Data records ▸
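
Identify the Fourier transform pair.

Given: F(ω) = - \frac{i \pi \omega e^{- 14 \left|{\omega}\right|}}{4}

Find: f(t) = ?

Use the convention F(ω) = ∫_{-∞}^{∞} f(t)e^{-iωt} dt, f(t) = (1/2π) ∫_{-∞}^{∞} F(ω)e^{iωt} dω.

f(t) = \frac{7 t}{\left(t^{2} + 196\right)^{2}}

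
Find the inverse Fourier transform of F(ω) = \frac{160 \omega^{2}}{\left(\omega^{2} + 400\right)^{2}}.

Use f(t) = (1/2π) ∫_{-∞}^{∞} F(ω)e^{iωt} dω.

f(t) = 2 \left(1 - 20 \left|{t}\right|\right) e^{- 20 \left|{t}\right|}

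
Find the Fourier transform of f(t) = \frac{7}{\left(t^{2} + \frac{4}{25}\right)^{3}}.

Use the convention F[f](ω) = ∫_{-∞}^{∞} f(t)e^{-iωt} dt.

F(ω) = \frac{875 \pi \left(4 \omega^{2} + 30 \left|{\omega}\right| + 75\right) e^{- \frac{2 \left|{\omega}\right|}{5}}}{256}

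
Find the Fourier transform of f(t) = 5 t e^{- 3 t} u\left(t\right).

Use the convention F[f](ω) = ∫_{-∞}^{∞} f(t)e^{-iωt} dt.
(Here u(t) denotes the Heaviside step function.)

F(ω) = \frac{5}{\left(i \omega + 3\right)^{2}}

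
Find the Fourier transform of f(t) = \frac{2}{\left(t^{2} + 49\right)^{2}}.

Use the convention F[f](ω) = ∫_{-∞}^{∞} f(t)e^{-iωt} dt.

F(ω) = \frac{\pi \left(7 \left|{\omega}\right| + 1\right) e^{- 7 \left|{\omega}\right|}}{343}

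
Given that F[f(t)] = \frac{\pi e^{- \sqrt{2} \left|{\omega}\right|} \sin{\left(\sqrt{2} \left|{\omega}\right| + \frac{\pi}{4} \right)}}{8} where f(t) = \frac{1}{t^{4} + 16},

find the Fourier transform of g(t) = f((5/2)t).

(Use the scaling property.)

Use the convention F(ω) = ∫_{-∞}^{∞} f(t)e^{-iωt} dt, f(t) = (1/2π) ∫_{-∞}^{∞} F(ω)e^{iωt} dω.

F[g](ω) = \frac{\pi e^{- \frac{2 \sqrt{2} \left|{\omega}\right|}{5}} \sin{\left(\frac{2 \sqrt{2} \left|{\omega}\right|}{5} + \frac{\pi}{4} \right)}}{20}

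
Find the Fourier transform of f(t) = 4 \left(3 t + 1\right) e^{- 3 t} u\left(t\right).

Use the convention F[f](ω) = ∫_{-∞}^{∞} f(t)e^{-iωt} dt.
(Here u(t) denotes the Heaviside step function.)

F(ω) = \frac{4 \left(- i \omega - 6\right)}{\omega^{2} - 6 i \omega - 9}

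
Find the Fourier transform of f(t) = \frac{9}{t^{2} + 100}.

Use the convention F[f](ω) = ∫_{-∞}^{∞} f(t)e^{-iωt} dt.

F(ω) = \frac{9 \pi e^{- 10 \left|{\omega}\right|}}{10}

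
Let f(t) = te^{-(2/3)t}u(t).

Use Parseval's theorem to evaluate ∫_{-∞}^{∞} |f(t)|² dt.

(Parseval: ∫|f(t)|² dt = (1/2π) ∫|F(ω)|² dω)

∫|f(t)|² dt = \frac{27}{32}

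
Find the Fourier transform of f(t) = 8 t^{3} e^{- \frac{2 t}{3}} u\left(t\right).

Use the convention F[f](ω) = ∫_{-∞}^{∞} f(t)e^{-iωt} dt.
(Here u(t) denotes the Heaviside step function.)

F(ω) = \frac{3888}{\left(3 i \omega + 2\right)^{4}}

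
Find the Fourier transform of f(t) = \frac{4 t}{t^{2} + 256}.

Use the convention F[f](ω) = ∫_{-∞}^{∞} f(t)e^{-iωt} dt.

F(ω) = - 4 i \pi e^{- 16 \left|{\omega}\right|} \operatorname{sign}{\left(\omega \right)}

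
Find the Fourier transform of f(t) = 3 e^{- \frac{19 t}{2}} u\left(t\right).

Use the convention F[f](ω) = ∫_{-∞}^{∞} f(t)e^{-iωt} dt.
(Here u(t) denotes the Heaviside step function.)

F(ω) = \frac{6}{2 i \omega + 19}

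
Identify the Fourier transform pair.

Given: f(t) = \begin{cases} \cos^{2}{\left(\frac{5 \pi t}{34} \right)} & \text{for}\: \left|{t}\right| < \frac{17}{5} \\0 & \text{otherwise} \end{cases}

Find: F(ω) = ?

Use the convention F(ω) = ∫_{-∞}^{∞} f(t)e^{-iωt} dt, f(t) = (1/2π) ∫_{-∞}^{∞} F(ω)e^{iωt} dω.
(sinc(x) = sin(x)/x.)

F(ω) = - \frac{85 \pi^{2} \operatorname{sinc}{\left(\frac{17 \omega}{5} \right)}}{289 \omega^{2} - 25 \pi^{2}}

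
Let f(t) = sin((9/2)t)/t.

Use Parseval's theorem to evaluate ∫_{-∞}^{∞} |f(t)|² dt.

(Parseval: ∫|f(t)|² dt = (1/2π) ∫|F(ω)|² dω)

∫|f(t)|² dt = \frac{9 \pi}{2}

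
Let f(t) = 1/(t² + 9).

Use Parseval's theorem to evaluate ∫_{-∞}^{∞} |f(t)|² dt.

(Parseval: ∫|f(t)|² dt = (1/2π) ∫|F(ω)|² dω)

∫|f(t)|² dt = \frac{\pi}{54}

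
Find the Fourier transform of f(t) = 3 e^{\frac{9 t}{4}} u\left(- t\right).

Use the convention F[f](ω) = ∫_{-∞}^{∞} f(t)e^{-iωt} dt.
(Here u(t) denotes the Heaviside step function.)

F(ω) = - \frac{12}{4 i \omega - 9}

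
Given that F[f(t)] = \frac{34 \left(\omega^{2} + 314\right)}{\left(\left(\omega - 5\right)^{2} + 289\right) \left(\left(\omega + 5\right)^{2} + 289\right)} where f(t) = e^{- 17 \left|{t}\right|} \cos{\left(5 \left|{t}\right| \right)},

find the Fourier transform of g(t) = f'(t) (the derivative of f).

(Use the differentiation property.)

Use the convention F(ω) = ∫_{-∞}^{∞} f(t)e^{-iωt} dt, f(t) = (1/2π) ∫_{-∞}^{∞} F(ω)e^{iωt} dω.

F[g](ω) = \frac{34 i \omega \left(\omega^{2} + 314\right)}{\omega^{4} + 528 \omega^{2} + 98596}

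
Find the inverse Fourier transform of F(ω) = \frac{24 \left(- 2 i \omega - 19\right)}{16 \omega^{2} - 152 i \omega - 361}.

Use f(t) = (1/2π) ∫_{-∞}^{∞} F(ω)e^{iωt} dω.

f(t) = 3 \left(\frac{19 t}{4} + 1\right) e^{- \frac{19 t}{4}} u\left(t\right)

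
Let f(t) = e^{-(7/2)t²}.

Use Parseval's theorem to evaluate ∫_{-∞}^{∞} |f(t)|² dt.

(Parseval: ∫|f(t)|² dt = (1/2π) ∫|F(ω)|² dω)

∫|f(t)|² dt = \frac{\sqrt{7} \sqrt{\pi}}{7}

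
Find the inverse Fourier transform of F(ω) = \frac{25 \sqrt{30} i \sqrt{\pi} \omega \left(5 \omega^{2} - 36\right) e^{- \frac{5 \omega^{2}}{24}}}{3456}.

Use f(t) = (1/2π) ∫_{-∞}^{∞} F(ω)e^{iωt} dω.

f(t) = 3 t^{3} e^{- \frac{6 t^{2}}{5}}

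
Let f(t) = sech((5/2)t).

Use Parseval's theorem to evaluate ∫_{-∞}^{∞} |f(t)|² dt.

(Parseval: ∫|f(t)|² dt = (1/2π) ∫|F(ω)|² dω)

∫|f(t)|² dt = \frac{4}{5}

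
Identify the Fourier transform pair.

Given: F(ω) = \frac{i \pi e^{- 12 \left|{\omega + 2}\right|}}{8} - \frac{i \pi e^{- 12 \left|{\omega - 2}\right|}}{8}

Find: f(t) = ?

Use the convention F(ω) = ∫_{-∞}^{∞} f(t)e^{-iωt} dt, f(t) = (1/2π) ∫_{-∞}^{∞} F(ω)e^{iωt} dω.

f(t) = \frac{3 \sin{\left(2 t \right)}}{t^{2} + 144}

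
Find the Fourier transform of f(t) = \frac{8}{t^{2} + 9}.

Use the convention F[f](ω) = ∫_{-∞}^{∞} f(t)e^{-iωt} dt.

F(ω) = \frac{8 \pi e^{- 3 \left|{\omega}\right|}}{3}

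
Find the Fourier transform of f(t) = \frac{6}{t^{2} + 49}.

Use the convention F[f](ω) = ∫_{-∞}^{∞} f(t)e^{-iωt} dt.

F(ω) = \frac{6 \pi e^{- 7 \left|{\omega}\right|}}{7}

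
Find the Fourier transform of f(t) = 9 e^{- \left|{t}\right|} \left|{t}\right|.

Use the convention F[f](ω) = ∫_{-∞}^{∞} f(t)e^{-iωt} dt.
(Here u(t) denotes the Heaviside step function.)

F(ω) = \frac{18 \left(1 - \omega^{2}\right)}{\left(\omega^{2} + 1\right)^{2}}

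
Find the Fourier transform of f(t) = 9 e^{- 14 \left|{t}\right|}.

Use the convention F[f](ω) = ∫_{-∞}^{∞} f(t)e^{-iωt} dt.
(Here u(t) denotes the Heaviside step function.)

F(ω) = \frac{252}{\omega^{2} + 196}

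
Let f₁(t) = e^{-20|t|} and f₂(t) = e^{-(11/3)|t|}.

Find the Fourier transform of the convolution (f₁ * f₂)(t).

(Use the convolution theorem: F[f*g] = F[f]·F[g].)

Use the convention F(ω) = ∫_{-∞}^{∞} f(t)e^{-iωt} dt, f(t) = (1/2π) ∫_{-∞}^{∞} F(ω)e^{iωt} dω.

F[f₁*f₂](ω) = \frac{2640}{\left(\omega^{2} + 400\right) \left(9 \omega^{2} + 121\right)}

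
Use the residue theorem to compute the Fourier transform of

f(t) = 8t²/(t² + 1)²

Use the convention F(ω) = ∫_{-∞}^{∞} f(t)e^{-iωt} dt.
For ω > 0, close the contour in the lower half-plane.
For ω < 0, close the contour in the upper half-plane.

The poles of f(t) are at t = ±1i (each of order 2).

Let g(z) = f(z)e^{-iωz}; for large |z| the factor e^{-iωz} decays in the lower half-plane when ω > 0 and in the upper half-plane when ω < 0.

Case ω > 0 (lower half-plane, clockwise contour ⇒ F(ω) = -2πi·ΣRes):
  Res_{z = - i} g(z) = 2 i \left(1 - \omega\right) e^{- \omega} (pole of order 2)
  F(ω) = -2πi·ΣRes = 4 \pi \left(1 - \omega\right) e^{- \omega}

Case ω < 0 (upper half-plane, counterclockwise contour ⇒ F(ω) = +2πi·ΣRes):
  Res_{z = i} g(z) = 2 i \left(- \omega - 1\right) e^{\omega} (pole of order 2)
  F(ω) = 2πi·ΣRes = 4 \pi \left(\omega + 1\right) e^{\omega}

Both cases combine into a single formula in |ω|:

F(ω) = 4 \pi \left(1 - \left|{\omega}\right|\right) e^{- \left|{\omega}\right|}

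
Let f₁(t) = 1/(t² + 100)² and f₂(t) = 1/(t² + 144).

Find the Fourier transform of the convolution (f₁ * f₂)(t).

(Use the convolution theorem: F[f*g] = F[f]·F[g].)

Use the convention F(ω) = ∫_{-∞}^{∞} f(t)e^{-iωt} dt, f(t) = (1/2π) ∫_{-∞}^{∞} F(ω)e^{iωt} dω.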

Problem requirements ▸ All lines in the records above that contain "Given" are to be reported.

Solution below ▸
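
Given: F(ω) = - \frac{i \pi \omega e^{- 14 \left|{\omega}\right|}}{4}
Given that F[f(t)] = \frac{\pi e^{- \sqrt{2} \left|{\omega}\right|} \sin{\left(\sqrt{2} \left|{\omega}\right| + \frac{\pi}{4} \right)}}{8} where f(t) = \frac{1}{t^{4} + 16},
Given: f(t) = \begin{cases} \cos^{2}{\left(\frac{5 \pi t}{34} \right)} & \text{for}\: \left|{t}\right| < \frac{17}{5} \\0 & \text{otherwise} \end{cases}
Given that F[f(t)] = \frac{34 \left(\omega^{2} + 314\right)}{\left(\left(\omega - 5\right)^{2} + 289\right) \left(\left(\omega + 5\right)^{2} + 289\right)} where f(t) = e^{- 17 \left|{t}\right|} \cos{\left(5 \left|{t}\right| \right)},
Given: F(ω) = \frac{i \pi e^{- 12 \left|{\omega + 2}\right|}}{8} - \frac{i \pi e^{- 12 \left|{\omega - 2}\right|}}{8}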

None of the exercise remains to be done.